** Material provided follows **
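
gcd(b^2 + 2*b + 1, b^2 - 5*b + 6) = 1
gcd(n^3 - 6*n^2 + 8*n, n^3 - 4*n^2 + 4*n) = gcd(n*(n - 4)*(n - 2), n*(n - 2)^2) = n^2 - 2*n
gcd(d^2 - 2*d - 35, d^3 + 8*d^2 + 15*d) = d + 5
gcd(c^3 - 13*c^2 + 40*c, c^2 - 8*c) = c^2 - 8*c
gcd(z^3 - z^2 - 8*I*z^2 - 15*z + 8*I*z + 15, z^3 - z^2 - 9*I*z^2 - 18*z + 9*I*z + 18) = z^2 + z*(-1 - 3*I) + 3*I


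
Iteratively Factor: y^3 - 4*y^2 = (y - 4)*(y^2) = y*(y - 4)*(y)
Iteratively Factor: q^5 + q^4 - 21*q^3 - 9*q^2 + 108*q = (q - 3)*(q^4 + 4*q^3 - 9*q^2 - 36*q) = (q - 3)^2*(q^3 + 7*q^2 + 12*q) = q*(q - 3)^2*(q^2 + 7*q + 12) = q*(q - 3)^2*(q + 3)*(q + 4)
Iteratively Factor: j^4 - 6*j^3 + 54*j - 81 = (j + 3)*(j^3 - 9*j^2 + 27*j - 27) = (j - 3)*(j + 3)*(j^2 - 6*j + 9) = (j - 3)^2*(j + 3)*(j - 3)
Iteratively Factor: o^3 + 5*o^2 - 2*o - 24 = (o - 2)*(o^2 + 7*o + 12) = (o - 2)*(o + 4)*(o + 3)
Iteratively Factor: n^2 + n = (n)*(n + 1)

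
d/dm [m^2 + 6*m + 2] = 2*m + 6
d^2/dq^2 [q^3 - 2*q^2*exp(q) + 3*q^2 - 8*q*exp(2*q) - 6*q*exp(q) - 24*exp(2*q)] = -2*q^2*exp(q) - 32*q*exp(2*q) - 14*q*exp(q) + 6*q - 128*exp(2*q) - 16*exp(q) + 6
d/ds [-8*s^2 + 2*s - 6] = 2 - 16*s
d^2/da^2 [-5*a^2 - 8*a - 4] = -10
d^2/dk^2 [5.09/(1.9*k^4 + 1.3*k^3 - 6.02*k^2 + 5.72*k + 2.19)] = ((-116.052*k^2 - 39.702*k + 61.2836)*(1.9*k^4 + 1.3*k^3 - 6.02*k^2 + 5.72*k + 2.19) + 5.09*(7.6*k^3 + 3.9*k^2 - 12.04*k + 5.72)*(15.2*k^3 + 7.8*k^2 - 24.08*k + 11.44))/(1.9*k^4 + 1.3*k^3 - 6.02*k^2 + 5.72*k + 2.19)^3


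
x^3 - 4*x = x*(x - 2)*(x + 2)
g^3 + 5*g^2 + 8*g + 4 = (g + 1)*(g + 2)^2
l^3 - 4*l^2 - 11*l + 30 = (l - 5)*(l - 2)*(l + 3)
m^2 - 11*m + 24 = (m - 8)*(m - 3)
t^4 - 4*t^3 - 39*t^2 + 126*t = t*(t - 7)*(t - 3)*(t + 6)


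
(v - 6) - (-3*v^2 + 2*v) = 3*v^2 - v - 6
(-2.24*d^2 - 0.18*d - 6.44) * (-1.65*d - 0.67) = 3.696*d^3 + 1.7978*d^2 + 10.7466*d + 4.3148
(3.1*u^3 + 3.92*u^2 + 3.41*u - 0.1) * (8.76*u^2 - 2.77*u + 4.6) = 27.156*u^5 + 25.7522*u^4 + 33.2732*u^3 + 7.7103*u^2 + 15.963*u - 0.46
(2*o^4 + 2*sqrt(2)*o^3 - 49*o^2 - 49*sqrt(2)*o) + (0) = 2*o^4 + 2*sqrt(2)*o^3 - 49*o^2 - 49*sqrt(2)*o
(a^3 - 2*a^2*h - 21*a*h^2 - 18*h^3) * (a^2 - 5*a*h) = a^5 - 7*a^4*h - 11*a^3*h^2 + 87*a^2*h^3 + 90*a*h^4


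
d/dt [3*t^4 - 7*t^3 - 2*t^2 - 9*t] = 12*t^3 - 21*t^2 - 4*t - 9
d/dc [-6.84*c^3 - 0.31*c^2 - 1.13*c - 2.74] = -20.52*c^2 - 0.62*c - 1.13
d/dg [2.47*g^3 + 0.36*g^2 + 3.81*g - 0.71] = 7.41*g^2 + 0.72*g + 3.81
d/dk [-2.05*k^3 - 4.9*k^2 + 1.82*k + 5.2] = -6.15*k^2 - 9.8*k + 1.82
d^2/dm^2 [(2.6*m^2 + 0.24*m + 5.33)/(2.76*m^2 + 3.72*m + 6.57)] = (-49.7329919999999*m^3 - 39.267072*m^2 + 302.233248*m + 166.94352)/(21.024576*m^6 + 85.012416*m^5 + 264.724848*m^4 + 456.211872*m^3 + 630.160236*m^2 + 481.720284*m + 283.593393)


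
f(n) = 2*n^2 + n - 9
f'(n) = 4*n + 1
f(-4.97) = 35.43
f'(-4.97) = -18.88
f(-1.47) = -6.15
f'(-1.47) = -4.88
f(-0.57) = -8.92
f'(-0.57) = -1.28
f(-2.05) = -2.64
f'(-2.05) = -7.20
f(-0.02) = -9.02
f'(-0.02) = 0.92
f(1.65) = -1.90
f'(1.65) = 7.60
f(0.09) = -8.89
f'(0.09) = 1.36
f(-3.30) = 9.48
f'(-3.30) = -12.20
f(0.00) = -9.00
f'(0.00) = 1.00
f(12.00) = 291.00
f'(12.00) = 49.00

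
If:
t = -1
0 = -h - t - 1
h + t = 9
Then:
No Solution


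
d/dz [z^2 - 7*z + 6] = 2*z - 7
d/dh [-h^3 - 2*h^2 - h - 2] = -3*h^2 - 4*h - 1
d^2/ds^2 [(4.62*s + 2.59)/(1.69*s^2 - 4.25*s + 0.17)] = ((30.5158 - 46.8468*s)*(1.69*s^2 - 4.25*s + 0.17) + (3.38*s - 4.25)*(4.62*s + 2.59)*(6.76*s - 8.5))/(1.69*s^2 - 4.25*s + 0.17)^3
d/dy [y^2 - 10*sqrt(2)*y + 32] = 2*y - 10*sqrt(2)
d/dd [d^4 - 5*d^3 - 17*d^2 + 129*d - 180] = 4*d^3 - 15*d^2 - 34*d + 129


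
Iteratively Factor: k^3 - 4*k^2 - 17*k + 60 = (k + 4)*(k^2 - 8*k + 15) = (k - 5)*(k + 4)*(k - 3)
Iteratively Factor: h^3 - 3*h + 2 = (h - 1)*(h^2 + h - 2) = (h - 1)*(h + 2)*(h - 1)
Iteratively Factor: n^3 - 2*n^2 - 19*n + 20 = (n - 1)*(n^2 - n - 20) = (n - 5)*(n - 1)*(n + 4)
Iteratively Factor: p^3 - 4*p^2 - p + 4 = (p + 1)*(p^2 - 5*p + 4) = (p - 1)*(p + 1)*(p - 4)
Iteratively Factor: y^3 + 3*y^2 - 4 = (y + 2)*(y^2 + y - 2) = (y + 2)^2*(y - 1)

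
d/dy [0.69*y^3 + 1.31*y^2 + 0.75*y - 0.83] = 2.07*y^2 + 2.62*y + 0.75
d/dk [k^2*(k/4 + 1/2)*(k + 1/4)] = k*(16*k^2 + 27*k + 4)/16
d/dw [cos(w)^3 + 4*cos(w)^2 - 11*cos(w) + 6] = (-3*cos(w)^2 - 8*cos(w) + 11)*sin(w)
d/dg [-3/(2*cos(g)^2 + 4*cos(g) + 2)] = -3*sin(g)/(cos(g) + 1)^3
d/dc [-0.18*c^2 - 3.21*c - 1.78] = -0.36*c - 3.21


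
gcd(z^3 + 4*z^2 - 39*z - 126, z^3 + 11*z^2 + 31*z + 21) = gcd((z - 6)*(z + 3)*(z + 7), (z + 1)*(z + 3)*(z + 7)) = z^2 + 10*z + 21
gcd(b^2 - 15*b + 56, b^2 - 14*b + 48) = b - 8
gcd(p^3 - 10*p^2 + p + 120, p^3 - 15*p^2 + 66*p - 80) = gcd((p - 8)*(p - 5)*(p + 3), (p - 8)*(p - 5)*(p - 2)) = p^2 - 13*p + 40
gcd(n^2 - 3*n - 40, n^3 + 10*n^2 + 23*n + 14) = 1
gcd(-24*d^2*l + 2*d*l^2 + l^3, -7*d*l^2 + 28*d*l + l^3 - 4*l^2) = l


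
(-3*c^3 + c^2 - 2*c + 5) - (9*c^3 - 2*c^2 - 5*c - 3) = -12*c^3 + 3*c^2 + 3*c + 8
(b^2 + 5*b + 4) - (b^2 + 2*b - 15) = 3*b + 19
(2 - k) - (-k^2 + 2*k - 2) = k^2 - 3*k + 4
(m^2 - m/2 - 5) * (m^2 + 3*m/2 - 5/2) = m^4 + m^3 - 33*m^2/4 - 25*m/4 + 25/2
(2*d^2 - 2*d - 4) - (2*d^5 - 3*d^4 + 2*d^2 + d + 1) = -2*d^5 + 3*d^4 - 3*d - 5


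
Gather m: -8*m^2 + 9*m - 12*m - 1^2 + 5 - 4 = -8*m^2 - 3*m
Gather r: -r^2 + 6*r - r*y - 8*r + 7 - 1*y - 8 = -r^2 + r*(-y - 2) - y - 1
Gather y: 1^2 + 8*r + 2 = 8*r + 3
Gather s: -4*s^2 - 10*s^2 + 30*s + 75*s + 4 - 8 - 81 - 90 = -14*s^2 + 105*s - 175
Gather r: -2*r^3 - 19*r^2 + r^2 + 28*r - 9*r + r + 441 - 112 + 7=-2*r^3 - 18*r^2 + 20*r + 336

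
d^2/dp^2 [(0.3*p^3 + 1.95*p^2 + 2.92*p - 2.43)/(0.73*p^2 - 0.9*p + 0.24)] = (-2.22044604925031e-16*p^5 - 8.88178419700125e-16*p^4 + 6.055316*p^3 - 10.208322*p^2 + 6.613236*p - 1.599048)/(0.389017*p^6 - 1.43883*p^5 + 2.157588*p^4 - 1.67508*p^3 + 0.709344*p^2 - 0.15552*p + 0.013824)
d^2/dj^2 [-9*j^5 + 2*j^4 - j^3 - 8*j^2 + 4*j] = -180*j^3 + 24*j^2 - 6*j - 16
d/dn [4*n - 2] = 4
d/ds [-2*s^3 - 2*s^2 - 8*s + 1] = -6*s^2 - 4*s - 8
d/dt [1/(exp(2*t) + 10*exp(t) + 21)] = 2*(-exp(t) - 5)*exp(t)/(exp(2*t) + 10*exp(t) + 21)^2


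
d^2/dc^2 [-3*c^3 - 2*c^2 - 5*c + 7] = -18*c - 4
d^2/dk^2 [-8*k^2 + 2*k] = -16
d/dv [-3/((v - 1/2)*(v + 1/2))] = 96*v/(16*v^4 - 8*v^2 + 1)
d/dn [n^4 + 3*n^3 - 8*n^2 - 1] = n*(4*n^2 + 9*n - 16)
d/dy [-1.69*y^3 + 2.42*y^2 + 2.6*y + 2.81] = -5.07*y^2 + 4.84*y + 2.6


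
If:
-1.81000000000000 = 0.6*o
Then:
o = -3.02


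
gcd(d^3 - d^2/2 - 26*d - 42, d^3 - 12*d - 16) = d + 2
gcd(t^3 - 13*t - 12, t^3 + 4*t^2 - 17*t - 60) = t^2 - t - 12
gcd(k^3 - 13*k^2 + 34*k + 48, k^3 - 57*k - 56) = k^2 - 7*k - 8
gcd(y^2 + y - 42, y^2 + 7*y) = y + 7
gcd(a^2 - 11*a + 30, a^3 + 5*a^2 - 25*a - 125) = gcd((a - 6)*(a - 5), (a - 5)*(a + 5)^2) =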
** End of Material provided **
### [Exercise objective]
In your answer, include only the lines above starting at the line that holds "d/dw [cos(w)^3 +" and ending at the line that holds "gcd(n^2 - 3*n", copied exactly.

### [Worked solution]
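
d/dw [cos(w)^3 + 4*cos(w)^2 - 11*cos(w) + 6] = (-3*cos(w)^2 - 8*cos(w) + 11)*sin(w)
d/dg [-3/(2*cos(g)^2 + 4*cos(g) + 2)] = -3*sin(g)/(cos(g) + 1)^3
d/dc [-0.18*c^2 - 3.21*c - 1.78] = -0.36*c - 3.21


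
gcd(z^3 + 4*z^2 - 39*z - 126, z^3 + 11*z^2 + 31*z + 21) = gcd((z - 6)*(z + 3)*(z + 7), (z + 1)*(z + 3)*(z + 7)) = z^2 + 10*z + 21
gcd(b^2 - 15*b + 56, b^2 - 14*b + 48) = b - 8
gcd(p^3 - 10*p^2 + p + 120, p^3 - 15*p^2 + 66*p - 80) = gcd((p - 8)*(p - 5)*(p + 3), (p - 8)*(p - 5)*(p - 2)) = p^2 - 13*p + 40
gcd(n^2 - 3*n - 40, n^3 + 10*n^2 + 23*n + 14) = 1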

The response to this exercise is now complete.